Source material –
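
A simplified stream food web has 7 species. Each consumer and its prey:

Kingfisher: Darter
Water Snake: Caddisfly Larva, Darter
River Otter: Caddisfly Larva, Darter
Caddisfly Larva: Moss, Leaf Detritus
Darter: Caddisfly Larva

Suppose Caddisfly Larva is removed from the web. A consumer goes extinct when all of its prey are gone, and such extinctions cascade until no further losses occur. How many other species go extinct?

Remove Caddisfly Larva.
Round 1: Darter (all prey gone) → extinct.
Round 2: Kingfisher (all prey gone), Water Snake (all prey gone), River Otter (all prey gone) → extinct.
No further losses. Total secondary extinctions: 4.

4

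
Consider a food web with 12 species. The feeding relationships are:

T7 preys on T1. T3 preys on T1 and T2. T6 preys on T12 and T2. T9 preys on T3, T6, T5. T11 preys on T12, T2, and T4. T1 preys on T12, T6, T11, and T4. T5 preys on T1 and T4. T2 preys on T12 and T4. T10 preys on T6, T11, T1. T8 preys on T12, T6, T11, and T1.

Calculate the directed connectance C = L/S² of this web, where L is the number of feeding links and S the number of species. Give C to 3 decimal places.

The web has S = 12 species and L = 26 feeding links.
C = L / S² = 26 / 144 = 0.1806 ≈ 0.181.

C = 0.181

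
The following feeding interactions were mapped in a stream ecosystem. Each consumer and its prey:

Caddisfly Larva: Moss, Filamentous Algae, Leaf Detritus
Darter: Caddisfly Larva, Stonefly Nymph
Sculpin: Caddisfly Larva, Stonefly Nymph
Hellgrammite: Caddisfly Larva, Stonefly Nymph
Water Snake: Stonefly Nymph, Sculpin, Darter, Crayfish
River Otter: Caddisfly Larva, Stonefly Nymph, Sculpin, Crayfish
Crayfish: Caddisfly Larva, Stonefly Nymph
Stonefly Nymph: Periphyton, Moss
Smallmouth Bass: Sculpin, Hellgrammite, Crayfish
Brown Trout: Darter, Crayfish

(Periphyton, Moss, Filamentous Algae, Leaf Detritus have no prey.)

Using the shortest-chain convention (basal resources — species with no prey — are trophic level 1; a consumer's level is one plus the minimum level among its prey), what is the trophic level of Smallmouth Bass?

Trophic level 4

Moss has no prey (basal) → level 1.
Caddisfly Larva eats Moss → level 2.
Crayfish eats Caddisfly Larva → level 3.
Smallmouth Bass eats Crayfish → level 4.
No prey of Smallmouth Bass is below level 3, so 4 is the minimum.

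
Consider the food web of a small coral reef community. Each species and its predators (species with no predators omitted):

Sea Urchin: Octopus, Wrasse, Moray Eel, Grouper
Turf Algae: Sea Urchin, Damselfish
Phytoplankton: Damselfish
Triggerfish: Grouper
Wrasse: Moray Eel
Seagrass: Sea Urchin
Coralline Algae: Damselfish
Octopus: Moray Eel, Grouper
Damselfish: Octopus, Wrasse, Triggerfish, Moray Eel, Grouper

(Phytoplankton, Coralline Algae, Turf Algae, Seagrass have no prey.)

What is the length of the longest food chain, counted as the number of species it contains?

4 species

One longest chain: Turf Algae → Sea Urchin → Octopus → Moray Eel.
It has 4 species and 3 links.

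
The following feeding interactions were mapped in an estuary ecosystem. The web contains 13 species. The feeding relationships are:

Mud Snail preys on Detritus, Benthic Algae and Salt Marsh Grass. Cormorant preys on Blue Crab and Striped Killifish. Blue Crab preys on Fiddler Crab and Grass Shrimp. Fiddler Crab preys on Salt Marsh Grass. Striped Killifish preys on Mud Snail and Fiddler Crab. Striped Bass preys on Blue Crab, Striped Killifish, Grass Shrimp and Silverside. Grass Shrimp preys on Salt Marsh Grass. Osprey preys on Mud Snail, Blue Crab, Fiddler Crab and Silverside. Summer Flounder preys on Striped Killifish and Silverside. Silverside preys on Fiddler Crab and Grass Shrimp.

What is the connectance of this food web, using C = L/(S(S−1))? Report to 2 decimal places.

The web has S = 13 species and L = 23 feeding links.
C = L / (S(S−1)) = 23 / 156 = 0.1474 ≈ 0.15.

C = 0.15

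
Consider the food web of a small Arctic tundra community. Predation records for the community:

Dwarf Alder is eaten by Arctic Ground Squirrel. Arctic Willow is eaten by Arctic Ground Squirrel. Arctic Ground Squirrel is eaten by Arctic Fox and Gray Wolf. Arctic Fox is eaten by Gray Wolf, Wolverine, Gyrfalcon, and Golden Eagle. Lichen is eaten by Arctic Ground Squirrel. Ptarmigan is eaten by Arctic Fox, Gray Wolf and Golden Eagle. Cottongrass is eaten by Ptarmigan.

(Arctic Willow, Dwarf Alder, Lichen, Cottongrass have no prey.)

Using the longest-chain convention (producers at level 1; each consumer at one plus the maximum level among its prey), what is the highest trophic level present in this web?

4

Producers (level 1): Arctic Willow, Dwarf Alder, Lichen, Cottongrass.
Cottongrass → Ptarmigan → Arctic Fox → Gray Wolf gives Gray Wolf level 4.
No species has a prey at level 4, so no species reaches level 5.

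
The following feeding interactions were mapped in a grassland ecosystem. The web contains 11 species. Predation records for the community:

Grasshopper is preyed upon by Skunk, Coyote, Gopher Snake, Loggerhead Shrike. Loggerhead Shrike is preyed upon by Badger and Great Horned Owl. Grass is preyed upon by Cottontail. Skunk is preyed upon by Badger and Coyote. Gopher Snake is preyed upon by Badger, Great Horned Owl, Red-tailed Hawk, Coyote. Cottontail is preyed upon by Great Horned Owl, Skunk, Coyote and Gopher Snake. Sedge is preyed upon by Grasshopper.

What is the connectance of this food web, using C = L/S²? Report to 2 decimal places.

The web has S = 11 species and L = 18 feeding links.
C = L / S² = 18 / 121 = 0.1488 ≈ 0.15.

C = 0.15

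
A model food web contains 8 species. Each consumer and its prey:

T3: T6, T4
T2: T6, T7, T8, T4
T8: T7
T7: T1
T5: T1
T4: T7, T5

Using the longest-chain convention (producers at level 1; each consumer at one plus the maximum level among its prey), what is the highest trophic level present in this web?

Producers (level 1): T6, T1.
T1 → T7 → T4 → T3 gives T3 level 4.
No species has a prey at level 4, so no species reaches level 5.

4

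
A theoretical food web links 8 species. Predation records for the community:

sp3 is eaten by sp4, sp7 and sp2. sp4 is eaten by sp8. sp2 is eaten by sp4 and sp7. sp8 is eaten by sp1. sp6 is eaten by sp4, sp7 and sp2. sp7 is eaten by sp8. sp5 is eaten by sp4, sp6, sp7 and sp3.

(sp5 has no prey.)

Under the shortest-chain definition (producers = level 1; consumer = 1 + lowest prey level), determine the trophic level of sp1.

Trophic level 4

sp5 is a producer → level 1.
sp7 eats sp5 → level 2.
sp8 eats sp7 → level 3.
sp1 eats sp8 → level 4.
No prey of sp1 is below level 3, so 4 is the minimum.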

Task –
Give the data again exactly, line for line.

Solution to this exercise –
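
A simplified stream food web has 7 species. Each consumer and its prey:

Kingfisher: Darter
Water Snake: Caddisfly Larva, Darter
River Otter: Caddisfly Larva, Darter
Caddisfly Larva: Moss, Leaf Detritus
Darter: Caddisfly Larva

Suppose Caddisfly Larva is removed from the web. A consumer goes extinct when all of its prey are gone, and such extinctions cascade until no further losses occur. How many other species go extinct?

Remove Caddisfly Larva.
Round 1: Darter (all prey gone) → extinct.
Round 2: Kingfisher (all prey gone), Water Snake (all prey gone), River Otter (all prey gone) → extinct.
No further losses. Total secondary extinctions: 4.

4

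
Consider a food web with 12 species. The feeding relationships are:

T7 preys on T1. T3 preys on T1 and T2. T6 preys on T12 and T2. T9 preys on T3, T6, T5. T11 preys on T12, T2, and T4. T1 preys on T12, T6, T11, and T4. T5 preys on T1 and T4. T2 preys on T12 and T4. T10 preys on T6, T11, T1. T8 preys on T12, T6, T11, and T1.

Calculate the directed connectance C = L/S² of this web, where L is the number of feeding links and S the number of species. Give C to 3 decimal places.

The web has S = 12 species and L = 26 feeding links.
C = L / S² = 26 / 144 = 0.1806 ≈ 0.181.

C = 0.181

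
The following feeding interactions were mapped in a stream ecosystem. Each consumer and its prey:

Caddisfly Larva: Moss, Filamentous Algae, Leaf Detritus
Darter: Caddisfly Larva, Stonefly Nymph
Sculpin: Caddisfly Larva, Stonefly Nymph
Hellgrammite: Caddisfly Larva, Stonefly Nymph
Water Snake: Stonefly Nymph, Sculpin, Darter, Crayfish
River Otter: Caddisfly Larva, Stonefly Nymph, Sculpin, Crayfish
Crayfish: Caddisfly Larva, Stonefly Nymph
Stonefly Nymph: Periphyton, Moss
Smallmouth Bass: Sculpin, Hellgrammite, Crayfish
Brown Trout: Darter, Crayfish

(Periphyton, Moss, Filamentous Algae, Leaf Detritus have no prey.)

Using the shortest-chain convention (basal resources — species with no prey — are trophic level 1; a consumer's level is one plus the minimum level among its prey), what is the trophic level of Smallmouth Bass?

Trophic level 4

Moss has no prey (basal) → level 1.
Caddisfly Larva eats Moss → level 2.
Crayfish eats Caddisfly Larva → level 3.
Smallmouth Bass eats Crayfish → level 4.
No prey of Smallmouth Bass is below level 3, so 4 is the minimum.

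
Consider the food web of a small coral reef community. Each species and its predators (species with no predators omitted):

Sea Urchin: Octopus, Wrasse, Moray Eel, Grouper
Turf Algae: Sea Urchin, Damselfish
Phytoplankton: Damselfish
Triggerfish: Grouper
Wrasse: Moray Eel
Seagrass: Sea Urchin
Coralline Algae: Damselfish
Octopus: Moray Eel, Grouper
Damselfish: Octopus, Wrasse, Triggerfish, Moray Eel, Grouper

(Phytoplankton, Coralline Algae, Turf Algae, Seagrass have no prey.)

What is the length of the longest food chain, counted as the number of species it contains?

4 species

One longest chain: Turf Algae → Sea Urchin → Octopus → Moray Eel.
It has 4 species and 3 links.

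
The following feeding interactions were mapped in an estuary ecosystem. The web contains 13 species. The feeding relationships are:

Mud Snail preys on Detritus, Benthic Algae and Salt Marsh Grass. Cormorant preys on Blue Crab and Striped Killifish. Blue Crab preys on Fiddler Crab and Grass Shrimp. Fiddler Crab preys on Salt Marsh Grass. Striped Killifish preys on Mud Snail and Fiddler Crab. Striped Bass preys on Blue Crab, Striped Killifish, Grass Shrimp and Silverside. Grass Shrimp preys on Salt Marsh Grass. Osprey preys on Mud Snail, Blue Crab, Fiddler Crab and Silverside. Summer Flounder preys on Striped Killifish and Silverside. Silverside preys on Fiddler Crab and Grass Shrimp.

What is the connectance of this food web, using C = L/(S(S−1))? Report to 2 decimal places.

The web has S = 13 species and L = 23 feeding links.
C = L / (S(S−1)) = 23 / 156 = 0.1474 ≈ 0.15.

C = 0.15

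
Consider the food web of a small Arctic tundra community. Predation records for the community:

Dwarf Alder is eaten by Arctic Ground Squirrel. Arctic Willow is eaten by Arctic Ground Squirrel. Arctic Ground Squirrel is eaten by Arctic Fox and Gray Wolf. Arctic Fox is eaten by Gray Wolf, Wolverine, Gyrfalcon, and Golden Eagle. Lichen is eaten by Arctic Ground Squirrel. Ptarmigan is eaten by Arctic Fox, Gray Wolf and Golden Eagle. Cottongrass is eaten by Ptarmigan.

(Arctic Willow, Dwarf Alder, Lichen, Cottongrass have no prey.)

Using the longest-chain convention (producers at level 1; each consumer at one plus the maximum level among its prey), what is the highest trophic level present in this web?

4

Producers (level 1): Arctic Willow, Dwarf Alder, Lichen, Cottongrass.
Cottongrass → Ptarmigan → Arctic Fox → Gray Wolf gives Gray Wolf level 4.
No species has a prey at level 4, so no species reaches level 5.

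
The following feeding interactions were mapped in a grassland ecosystem. The web contains 11 species. Predation records for the community:

Grasshopper is preyed upon by Skunk, Coyote, Gopher Snake, Loggerhead Shrike. Loggerhead Shrike is preyed upon by Badger and Great Horned Owl. Grass is preyed upon by Cottontail. Skunk is preyed upon by Badger and Coyote. Gopher Snake is preyed upon by Badger, Great Horned Owl, Red-tailed Hawk, Coyote. Cottontail is preyed upon by Great Horned Owl, Skunk, Coyote and Gopher Snake. Sedge is preyed upon by Grasshopper.

What is the connectance of this food web, using C = L/S²? Report to 2 decimal places.

The web has S = 11 species and L = 18 feeding links.
C = L / S² = 18 / 121 = 0.1488 ≈ 0.15.

C = 0.15

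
A model food web contains 8 species. Each consumer and its prey:

T3: T6, T4
T2: T6, T7, T8, T4
T8: T7
T7: T1
T5: T1
T4: T7, T5

Using the longest-chain convention (producers at level 1; each consumer at one plus the maximum level among its prey), what is the highest trophic level present in this web?

Producers (level 1): T6, T1.
T1 → T7 → T4 → T3 gives T3 level 4.
No species has a prey at level 4, so no species reaches level 5.

4

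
A theoretical food web links 8 species. Predation records for the community:

sp3 is eaten by sp4, sp7 and sp2. sp4 is eaten by sp8. sp2 is eaten by sp4 and sp7. sp8 is eaten by sp1. sp6 is eaten by sp4, sp7 and sp2. sp7 is eaten by sp8. sp5 is eaten by sp4, sp6, sp7 and sp3.

(sp5 has no prey.)

Under the shortest-chain definition (producers = level 1; consumer = 1 + lowest prey level), determine the trophic level of sp1.

Trophic level 4

sp5 is a producer → level 1.
sp7 eats sp5 → level 2.
sp8 eats sp7 → level 3.
sp1 eats sp8 → level 4.
No prey of sp1 is below level 3, so 4 is the minimum.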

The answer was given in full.